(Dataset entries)
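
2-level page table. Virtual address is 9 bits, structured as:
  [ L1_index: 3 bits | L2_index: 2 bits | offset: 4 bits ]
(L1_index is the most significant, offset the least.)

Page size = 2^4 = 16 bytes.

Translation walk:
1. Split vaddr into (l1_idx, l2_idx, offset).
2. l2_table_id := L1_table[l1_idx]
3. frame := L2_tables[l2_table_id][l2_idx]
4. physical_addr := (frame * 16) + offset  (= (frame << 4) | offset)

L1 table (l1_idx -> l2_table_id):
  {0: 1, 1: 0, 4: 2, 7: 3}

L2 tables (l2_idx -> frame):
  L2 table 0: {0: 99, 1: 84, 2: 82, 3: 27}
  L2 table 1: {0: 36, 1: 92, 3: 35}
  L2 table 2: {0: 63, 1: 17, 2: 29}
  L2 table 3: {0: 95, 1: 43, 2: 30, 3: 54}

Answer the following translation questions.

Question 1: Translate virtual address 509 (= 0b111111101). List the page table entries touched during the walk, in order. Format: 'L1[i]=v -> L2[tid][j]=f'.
Answer: L1[7]=3 -> L2[3][3]=54

Derivation:
vaddr = 509 = 0b111111101
Split: l1_idx=7, l2_idx=3, offset=13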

TASK DIRECTIONS :: Write out every entry again, keeping each line exactly the same.

COMPLETED TASK ::
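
2-level page table. Virtual address is 9 bits, structured as:
  [ L1_index: 3 bits | L2_index: 2 bits | offset: 4 bits ]
(L1_index is the most significant, offset the least.)

Page size = 2^4 = 16 bytes.

Translation walk:
1. Split vaddr into (l1_idx, l2_idx, offset).
2. l2_table_id := L1_table[l1_idx]
3. frame := L2_tables[l2_table_id][l2_idx]
4. physical_addr := (frame * 16) + offset  (= (frame << 4) | offset)

L1 table (l1_idx -> l2_table_id):
  {0: 1, 1: 0, 4: 2, 7: 3}

L2 tables (l2_idx -> frame):
  L2 table 0: {0: 99, 1: 84, 2: 82, 3: 27}
  L2 table 1: {0: 36, 1: 92, 3: 35}
  L2 table 2: {0: 63, 1: 17, 2: 29}
  L2 table 3: {0: 95, 1: 43, 2: 30, 3: 54}

Answer the following translation questions.

Question 1: Translate virtual address 509 (= 0b111111101). List the page table entries touched during the walk, in order. Format: 'L1[i]=v -> L2[tid][j]=f'.
Answer: L1[7]=3 -> L2[3][3]=54

Derivation:
vaddr = 509 = 0b111111101
Split: l1_idx=7, l2_idx=3, offset=13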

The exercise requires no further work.